* Exercise details *
Repeat the listing in full, preserving every character.

* Provided data *
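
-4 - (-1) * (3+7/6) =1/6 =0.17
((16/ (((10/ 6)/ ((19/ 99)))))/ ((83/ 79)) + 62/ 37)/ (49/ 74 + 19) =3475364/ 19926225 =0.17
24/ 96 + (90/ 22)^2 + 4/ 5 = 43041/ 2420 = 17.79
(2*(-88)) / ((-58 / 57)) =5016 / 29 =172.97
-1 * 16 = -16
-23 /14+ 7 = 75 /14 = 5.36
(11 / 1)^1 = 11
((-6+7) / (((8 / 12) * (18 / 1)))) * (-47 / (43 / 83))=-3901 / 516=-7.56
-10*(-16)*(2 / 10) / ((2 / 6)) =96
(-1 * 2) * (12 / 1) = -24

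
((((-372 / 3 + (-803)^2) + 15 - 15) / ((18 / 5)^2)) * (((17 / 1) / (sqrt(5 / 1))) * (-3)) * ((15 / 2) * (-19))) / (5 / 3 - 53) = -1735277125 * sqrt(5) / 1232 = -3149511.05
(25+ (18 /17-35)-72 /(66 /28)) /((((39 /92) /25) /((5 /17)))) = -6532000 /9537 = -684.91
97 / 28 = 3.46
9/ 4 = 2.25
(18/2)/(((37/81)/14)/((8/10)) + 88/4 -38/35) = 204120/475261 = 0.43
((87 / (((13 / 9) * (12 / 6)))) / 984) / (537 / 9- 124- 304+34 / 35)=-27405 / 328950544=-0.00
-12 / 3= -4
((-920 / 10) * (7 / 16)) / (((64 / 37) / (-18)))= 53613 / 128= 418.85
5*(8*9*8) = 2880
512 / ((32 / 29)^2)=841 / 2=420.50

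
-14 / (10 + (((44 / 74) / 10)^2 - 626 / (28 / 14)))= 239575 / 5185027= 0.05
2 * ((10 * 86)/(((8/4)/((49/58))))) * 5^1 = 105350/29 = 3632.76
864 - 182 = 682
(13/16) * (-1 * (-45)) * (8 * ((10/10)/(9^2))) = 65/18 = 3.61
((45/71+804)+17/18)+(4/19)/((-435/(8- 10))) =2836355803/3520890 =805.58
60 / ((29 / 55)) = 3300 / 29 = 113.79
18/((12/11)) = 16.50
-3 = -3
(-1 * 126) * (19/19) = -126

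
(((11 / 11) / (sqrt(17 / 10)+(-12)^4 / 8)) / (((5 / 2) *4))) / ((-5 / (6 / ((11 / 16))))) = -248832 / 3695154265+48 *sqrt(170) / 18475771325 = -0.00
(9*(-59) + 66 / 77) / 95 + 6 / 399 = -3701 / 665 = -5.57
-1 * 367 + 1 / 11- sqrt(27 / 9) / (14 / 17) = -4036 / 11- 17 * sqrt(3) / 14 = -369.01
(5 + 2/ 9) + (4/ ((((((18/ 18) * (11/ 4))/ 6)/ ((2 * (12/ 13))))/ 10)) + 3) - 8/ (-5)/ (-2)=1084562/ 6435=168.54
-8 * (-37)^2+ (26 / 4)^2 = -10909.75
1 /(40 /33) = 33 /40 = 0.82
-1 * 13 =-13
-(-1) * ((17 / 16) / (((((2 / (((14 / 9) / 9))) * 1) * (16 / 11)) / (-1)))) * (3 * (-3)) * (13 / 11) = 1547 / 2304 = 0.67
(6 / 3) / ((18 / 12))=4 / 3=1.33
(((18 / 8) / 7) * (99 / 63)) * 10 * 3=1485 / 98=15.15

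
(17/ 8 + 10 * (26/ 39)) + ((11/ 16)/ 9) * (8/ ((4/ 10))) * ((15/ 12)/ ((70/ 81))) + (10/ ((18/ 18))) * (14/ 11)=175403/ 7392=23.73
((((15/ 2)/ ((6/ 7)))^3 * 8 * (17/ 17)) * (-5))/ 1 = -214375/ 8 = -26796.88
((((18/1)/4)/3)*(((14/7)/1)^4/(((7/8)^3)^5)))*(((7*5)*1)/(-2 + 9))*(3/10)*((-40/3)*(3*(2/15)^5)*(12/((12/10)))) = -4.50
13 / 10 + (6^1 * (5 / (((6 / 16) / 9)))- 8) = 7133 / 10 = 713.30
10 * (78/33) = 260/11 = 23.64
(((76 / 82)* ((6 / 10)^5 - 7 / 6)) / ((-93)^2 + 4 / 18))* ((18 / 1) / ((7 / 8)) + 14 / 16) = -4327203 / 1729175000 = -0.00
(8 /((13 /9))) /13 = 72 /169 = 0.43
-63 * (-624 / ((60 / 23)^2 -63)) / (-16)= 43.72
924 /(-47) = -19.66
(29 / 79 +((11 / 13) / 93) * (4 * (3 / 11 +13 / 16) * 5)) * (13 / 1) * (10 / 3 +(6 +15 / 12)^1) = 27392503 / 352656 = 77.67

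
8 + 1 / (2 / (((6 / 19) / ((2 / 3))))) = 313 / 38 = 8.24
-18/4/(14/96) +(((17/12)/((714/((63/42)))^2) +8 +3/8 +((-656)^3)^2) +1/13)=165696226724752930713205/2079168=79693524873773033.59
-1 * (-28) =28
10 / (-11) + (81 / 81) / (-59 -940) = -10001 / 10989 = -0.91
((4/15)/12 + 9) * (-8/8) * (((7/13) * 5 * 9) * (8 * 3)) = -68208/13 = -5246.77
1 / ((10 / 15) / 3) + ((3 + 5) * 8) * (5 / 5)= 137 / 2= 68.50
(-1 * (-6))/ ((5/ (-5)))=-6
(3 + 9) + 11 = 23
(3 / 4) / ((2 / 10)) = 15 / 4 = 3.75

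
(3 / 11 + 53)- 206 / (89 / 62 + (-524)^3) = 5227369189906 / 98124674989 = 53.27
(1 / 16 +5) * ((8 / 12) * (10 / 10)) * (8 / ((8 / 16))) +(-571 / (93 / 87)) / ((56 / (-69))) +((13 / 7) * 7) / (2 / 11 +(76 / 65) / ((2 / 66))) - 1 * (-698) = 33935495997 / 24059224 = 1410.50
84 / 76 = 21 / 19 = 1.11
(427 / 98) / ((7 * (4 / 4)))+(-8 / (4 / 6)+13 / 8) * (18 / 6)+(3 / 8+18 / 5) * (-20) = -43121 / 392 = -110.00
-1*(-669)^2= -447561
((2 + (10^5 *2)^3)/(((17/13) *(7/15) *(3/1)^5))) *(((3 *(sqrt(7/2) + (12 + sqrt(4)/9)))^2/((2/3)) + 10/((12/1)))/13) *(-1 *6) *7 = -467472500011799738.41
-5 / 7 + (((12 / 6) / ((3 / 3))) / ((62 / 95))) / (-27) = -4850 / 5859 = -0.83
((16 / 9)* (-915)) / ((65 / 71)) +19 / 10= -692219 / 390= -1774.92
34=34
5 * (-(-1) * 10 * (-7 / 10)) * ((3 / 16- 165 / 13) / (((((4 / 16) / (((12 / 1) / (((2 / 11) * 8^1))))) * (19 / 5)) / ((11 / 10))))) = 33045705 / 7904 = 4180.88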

* Task answer *
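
-4 - (-1) * (3+7/6) =1/6 =0.17
((16/ (((10/ 6)/ ((19/ 99)))))/ ((83/ 79)) + 62/ 37)/ (49/ 74 + 19) =3475364/ 19926225 =0.17
24/ 96 + (90/ 22)^2 + 4/ 5 = 43041/ 2420 = 17.79
(2*(-88)) / ((-58 / 57)) =5016 / 29 =172.97
-1 * 16 = -16
-23 /14+ 7 = 75 /14 = 5.36
(11 / 1)^1 = 11
((-6+7) / (((8 / 12) * (18 / 1)))) * (-47 / (43 / 83))=-3901 / 516=-7.56
-10*(-16)*(2 / 10) / ((2 / 6)) =96
(-1 * 2) * (12 / 1) = -24

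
((((-372 / 3 + (-803)^2) + 15 - 15) / ((18 / 5)^2)) * (((17 / 1) / (sqrt(5 / 1))) * (-3)) * ((15 / 2) * (-19))) / (5 / 3 - 53) = -1735277125 * sqrt(5) / 1232 = -3149511.05
(25+ (18 /17-35)-72 /(66 /28)) /((((39 /92) /25) /((5 /17)))) = -6532000 /9537 = -684.91
97 / 28 = 3.46
9/ 4 = 2.25
(18/2)/(((37/81)/14)/((8/10)) + 88/4 -38/35) = 204120/475261 = 0.43
((87 / (((13 / 9) * (12 / 6)))) / 984) / (537 / 9- 124- 304+34 / 35)=-27405 / 328950544=-0.00
-12 / 3= -4
((-920 / 10) * (7 / 16)) / (((64 / 37) / (-18)))= 53613 / 128= 418.85
5*(8*9*8) = 2880
512 / ((32 / 29)^2)=841 / 2=420.50

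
-14 / (10 + (((44 / 74) / 10)^2 - 626 / (28 / 14)))= 239575 / 5185027= 0.05
2 * ((10 * 86)/(((8/4)/((49/58))))) * 5^1 = 105350/29 = 3632.76
864 - 182 = 682
(13/16) * (-1 * (-45)) * (8 * ((10/10)/(9^2))) = 65/18 = 3.61
((45/71+804)+17/18)+(4/19)/((-435/(8- 10))) =2836355803/3520890 =805.58
60 / ((29 / 55)) = 3300 / 29 = 113.79
18/((12/11)) = 16.50
-3 = -3
(-1 * 126) * (19/19) = -126

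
(((11 / 11) / (sqrt(17 / 10)+(-12)^4 / 8)) / (((5 / 2) *4))) / ((-5 / (6 / ((11 / 16))))) = -248832 / 3695154265+48 *sqrt(170) / 18475771325 = -0.00
(9*(-59) + 66 / 77) / 95 + 6 / 399 = -3701 / 665 = -5.57
-1 * 367 + 1 / 11- sqrt(27 / 9) / (14 / 17) = -4036 / 11- 17 * sqrt(3) / 14 = -369.01
(5 + 2/ 9) + (4/ ((((((18/ 18) * (11/ 4))/ 6)/ ((2 * (12/ 13))))/ 10)) + 3) - 8/ (-5)/ (-2)=1084562/ 6435=168.54
-8 * (-37)^2+ (26 / 4)^2 = -10909.75
1 /(40 /33) = 33 /40 = 0.82
-1 * 13 =-13
-(-1) * ((17 / 16) / (((((2 / (((14 / 9) / 9))) * 1) * (16 / 11)) / (-1)))) * (3 * (-3)) * (13 / 11) = 1547 / 2304 = 0.67
(6 / 3) / ((18 / 12))=4 / 3=1.33
(((18 / 8) / 7) * (99 / 63)) * 10 * 3=1485 / 98=15.15

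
(17/ 8 + 10 * (26/ 39)) + ((11/ 16)/ 9) * (8/ ((4/ 10))) * ((15/ 12)/ ((70/ 81))) + (10/ ((18/ 18))) * (14/ 11)=175403/ 7392=23.73
((((15/ 2)/ ((6/ 7)))^3 * 8 * (17/ 17)) * (-5))/ 1 = -214375/ 8 = -26796.88
((((18/1)/4)/3)*(((14/7)/1)^4/(((7/8)^3)^5)))*(((7*5)*1)/(-2 + 9))*(3/10)*((-40/3)*(3*(2/15)^5)*(12/((12/10)))) = -4.50
13 / 10 + (6^1 * (5 / (((6 / 16) / 9)))- 8) = 7133 / 10 = 713.30
10 * (78/33) = 260/11 = 23.64
(((76 / 82)* ((6 / 10)^5 - 7 / 6)) / ((-93)^2 + 4 / 18))* ((18 / 1) / ((7 / 8)) + 14 / 16) = -4327203 / 1729175000 = -0.00
(8 /((13 /9))) /13 = 72 /169 = 0.43
-63 * (-624 / ((60 / 23)^2 -63)) / (-16)= 43.72
924 /(-47) = -19.66
(29 / 79 +((11 / 13) / 93) * (4 * (3 / 11 +13 / 16) * 5)) * (13 / 1) * (10 / 3 +(6 +15 / 12)^1) = 27392503 / 352656 = 77.67

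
8 + 1 / (2 / (((6 / 19) / ((2 / 3))))) = 313 / 38 = 8.24
-18/4/(14/96) +(((17/12)/((714/((63/42)))^2) +8 +3/8 +((-656)^3)^2) +1/13)=165696226724752930713205/2079168=79693524873773033.59
-1 * (-28) =28
10 / (-11) + (81 / 81) / (-59 -940) = -10001 / 10989 = -0.91
((4/15)/12 + 9) * (-8/8) * (((7/13) * 5 * 9) * (8 * 3)) = -68208/13 = -5246.77
1 / ((10 / 15) / 3) + ((3 + 5) * 8) * (5 / 5)= 137 / 2= 68.50
(-1 * (-6))/ ((5/ (-5)))=-6
(3 + 9) + 11 = 23
(3 / 4) / ((2 / 10)) = 15 / 4 = 3.75

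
(3 / 11 + 53)- 206 / (89 / 62 + (-524)^3) = 5227369189906 / 98124674989 = 53.27
(1 / 16 +5) * ((8 / 12) * (10 / 10)) * (8 / ((8 / 16))) +(-571 / (93 / 87)) / ((56 / (-69))) +((13 / 7) * 7) / (2 / 11 +(76 / 65) / ((2 / 66))) - 1 * (-698) = 33935495997 / 24059224 = 1410.50
84 / 76 = 21 / 19 = 1.11
(427 / 98) / ((7 * (4 / 4)))+(-8 / (4 / 6)+13 / 8) * (18 / 6)+(3 / 8+18 / 5) * (-20) = -43121 / 392 = -110.00
-1*(-669)^2= -447561
((2 + (10^5 *2)^3)/(((17/13) *(7/15) *(3/1)^5))) *(((3 *(sqrt(7/2) + (12 + sqrt(4)/9)))^2/((2/3)) + 10/((12/1)))/13) *(-1 *6) *7 = -467472500011799738.41
-5 / 7 + (((12 / 6) / ((3 / 3))) / ((62 / 95))) / (-27) = -4850 / 5859 = -0.83
((16 / 9)* (-915)) / ((65 / 71)) +19 / 10= -692219 / 390= -1774.92
34=34
5 * (-(-1) * 10 * (-7 / 10)) * ((3 / 16- 165 / 13) / (((((4 / 16) / (((12 / 1) / (((2 / 11) * 8^1))))) * (19 / 5)) / ((11 / 10))))) = 33045705 / 7904 = 4180.88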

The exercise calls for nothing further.